● **WHAT NEEDS TO BE DONE**:
In the records that follow, find the line with "(1.49*h^2 - 2.49*h"; from there, retype every line exactly through the line with "d/dh [-2.64*h^5 - 2.07*h^4", which also belongs to the answer.

(Stored data)
++++++++++++++++++++

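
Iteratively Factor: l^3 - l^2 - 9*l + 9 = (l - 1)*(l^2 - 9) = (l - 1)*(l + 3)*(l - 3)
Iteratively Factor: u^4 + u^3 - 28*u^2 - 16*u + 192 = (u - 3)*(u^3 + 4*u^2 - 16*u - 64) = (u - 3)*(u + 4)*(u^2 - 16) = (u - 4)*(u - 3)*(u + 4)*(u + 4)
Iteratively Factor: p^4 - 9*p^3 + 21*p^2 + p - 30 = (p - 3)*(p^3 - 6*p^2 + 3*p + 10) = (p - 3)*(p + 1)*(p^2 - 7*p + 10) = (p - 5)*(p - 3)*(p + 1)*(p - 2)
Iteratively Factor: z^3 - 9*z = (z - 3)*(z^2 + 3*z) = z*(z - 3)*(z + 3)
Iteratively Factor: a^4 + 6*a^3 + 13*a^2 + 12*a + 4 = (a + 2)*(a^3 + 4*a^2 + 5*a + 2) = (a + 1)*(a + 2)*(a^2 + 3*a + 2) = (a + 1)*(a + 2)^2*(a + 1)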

++++++++++++++++++++

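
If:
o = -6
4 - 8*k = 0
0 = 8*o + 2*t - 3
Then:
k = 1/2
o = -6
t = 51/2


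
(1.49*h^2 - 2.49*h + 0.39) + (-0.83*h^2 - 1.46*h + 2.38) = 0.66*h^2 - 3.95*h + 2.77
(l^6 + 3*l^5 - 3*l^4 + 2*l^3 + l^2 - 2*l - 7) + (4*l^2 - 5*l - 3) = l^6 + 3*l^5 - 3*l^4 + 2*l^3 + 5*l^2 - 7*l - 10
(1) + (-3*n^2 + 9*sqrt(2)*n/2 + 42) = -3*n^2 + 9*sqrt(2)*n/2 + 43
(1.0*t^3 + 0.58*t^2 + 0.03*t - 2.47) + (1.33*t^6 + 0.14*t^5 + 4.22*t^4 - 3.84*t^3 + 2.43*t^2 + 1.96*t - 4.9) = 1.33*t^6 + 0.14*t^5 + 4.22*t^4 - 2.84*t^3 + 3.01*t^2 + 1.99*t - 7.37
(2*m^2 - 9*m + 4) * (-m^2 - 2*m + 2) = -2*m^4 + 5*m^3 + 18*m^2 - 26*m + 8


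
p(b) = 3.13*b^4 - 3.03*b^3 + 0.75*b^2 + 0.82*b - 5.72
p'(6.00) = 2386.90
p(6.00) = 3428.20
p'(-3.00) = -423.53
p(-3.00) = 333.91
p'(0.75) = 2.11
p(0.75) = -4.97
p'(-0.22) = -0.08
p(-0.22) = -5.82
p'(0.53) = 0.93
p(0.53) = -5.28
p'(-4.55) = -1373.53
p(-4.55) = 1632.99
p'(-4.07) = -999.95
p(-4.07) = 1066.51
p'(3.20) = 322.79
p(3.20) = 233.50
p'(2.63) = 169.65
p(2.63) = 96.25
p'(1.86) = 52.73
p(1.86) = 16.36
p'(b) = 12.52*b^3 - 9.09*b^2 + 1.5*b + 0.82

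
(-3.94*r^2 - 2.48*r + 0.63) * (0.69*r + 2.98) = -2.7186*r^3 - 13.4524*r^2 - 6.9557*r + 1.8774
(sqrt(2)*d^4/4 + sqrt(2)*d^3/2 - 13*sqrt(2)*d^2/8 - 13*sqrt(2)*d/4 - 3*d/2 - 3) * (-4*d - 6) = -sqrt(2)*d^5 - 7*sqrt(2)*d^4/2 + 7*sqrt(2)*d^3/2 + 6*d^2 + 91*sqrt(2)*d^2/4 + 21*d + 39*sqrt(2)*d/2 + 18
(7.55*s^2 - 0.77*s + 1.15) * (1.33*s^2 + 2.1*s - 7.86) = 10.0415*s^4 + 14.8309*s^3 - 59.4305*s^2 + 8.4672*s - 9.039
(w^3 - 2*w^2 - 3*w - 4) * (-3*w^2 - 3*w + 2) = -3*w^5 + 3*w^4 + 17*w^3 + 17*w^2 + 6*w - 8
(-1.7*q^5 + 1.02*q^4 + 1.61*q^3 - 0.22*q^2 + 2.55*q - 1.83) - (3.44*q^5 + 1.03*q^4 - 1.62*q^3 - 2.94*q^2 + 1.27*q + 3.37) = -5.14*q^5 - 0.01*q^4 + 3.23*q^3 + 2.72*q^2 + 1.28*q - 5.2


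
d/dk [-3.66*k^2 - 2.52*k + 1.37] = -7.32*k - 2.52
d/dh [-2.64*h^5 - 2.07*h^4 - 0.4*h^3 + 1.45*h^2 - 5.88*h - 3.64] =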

++++++++++++++++++++

● **RESPONSE AREA**:
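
(1.49*h^2 - 2.49*h + 0.39) + (-0.83*h^2 - 1.46*h + 2.38) = 0.66*h^2 - 3.95*h + 2.77
(l^6 + 3*l^5 - 3*l^4 + 2*l^3 + l^2 - 2*l - 7) + (4*l^2 - 5*l - 3) = l^6 + 3*l^5 - 3*l^4 + 2*l^3 + 5*l^2 - 7*l - 10
(1) + (-3*n^2 + 9*sqrt(2)*n/2 + 42) = -3*n^2 + 9*sqrt(2)*n/2 + 43
(1.0*t^3 + 0.58*t^2 + 0.03*t - 2.47) + (1.33*t^6 + 0.14*t^5 + 4.22*t^4 - 3.84*t^3 + 2.43*t^2 + 1.96*t - 4.9) = 1.33*t^6 + 0.14*t^5 + 4.22*t^4 - 2.84*t^3 + 3.01*t^2 + 1.99*t - 7.37
(2*m^2 - 9*m + 4) * (-m^2 - 2*m + 2) = -2*m^4 + 5*m^3 + 18*m^2 - 26*m + 8


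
p(b) = 3.13*b^4 - 3.03*b^3 + 0.75*b^2 + 0.82*b - 5.72
p'(6.00) = 2386.90
p(6.00) = 3428.20
p'(-3.00) = -423.53
p(-3.00) = 333.91
p'(0.75) = 2.11
p(0.75) = -4.97
p'(-0.22) = -0.08
p(-0.22) = -5.82
p'(0.53) = 0.93
p(0.53) = -5.28
p'(-4.55) = -1373.53
p(-4.55) = 1632.99
p'(-4.07) = -999.95
p(-4.07) = 1066.51
p'(3.20) = 322.79
p(3.20) = 233.50
p'(2.63) = 169.65
p(2.63) = 96.25
p'(1.86) = 52.73
p(1.86) = 16.36
p'(b) = 12.52*b^3 - 9.09*b^2 + 1.5*b + 0.82

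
(-3.94*r^2 - 2.48*r + 0.63) * (0.69*r + 2.98) = -2.7186*r^3 - 13.4524*r^2 - 6.9557*r + 1.8774
(sqrt(2)*d^4/4 + sqrt(2)*d^3/2 - 13*sqrt(2)*d^2/8 - 13*sqrt(2)*d/4 - 3*d/2 - 3) * (-4*d - 6) = -sqrt(2)*d^5 - 7*sqrt(2)*d^4/2 + 7*sqrt(2)*d^3/2 + 6*d^2 + 91*sqrt(2)*d^2/4 + 21*d + 39*sqrt(2)*d/2 + 18
(7.55*s^2 - 0.77*s + 1.15) * (1.33*s^2 + 2.1*s - 7.86) = 10.0415*s^4 + 14.8309*s^3 - 59.4305*s^2 + 8.4672*s - 9.039
(w^3 - 2*w^2 - 3*w - 4) * (-3*w^2 - 3*w + 2) = -3*w^5 + 3*w^4 + 17*w^3 + 17*w^2 + 6*w - 8
(-1.7*q^5 + 1.02*q^4 + 1.61*q^3 - 0.22*q^2 + 2.55*q - 1.83) - (3.44*q^5 + 1.03*q^4 - 1.62*q^3 - 2.94*q^2 + 1.27*q + 3.37) = -5.14*q^5 - 0.01*q^4 + 3.23*q^3 + 2.72*q^2 + 1.28*q - 5.2


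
d/dk [-3.66*k^2 - 2.52*k + 1.37] = -7.32*k - 2.52
d/dh [-2.64*h^5 - 2.07*h^4 - 0.4*h^3 + 1.45*h^2 - 5.88*h - 3.64] =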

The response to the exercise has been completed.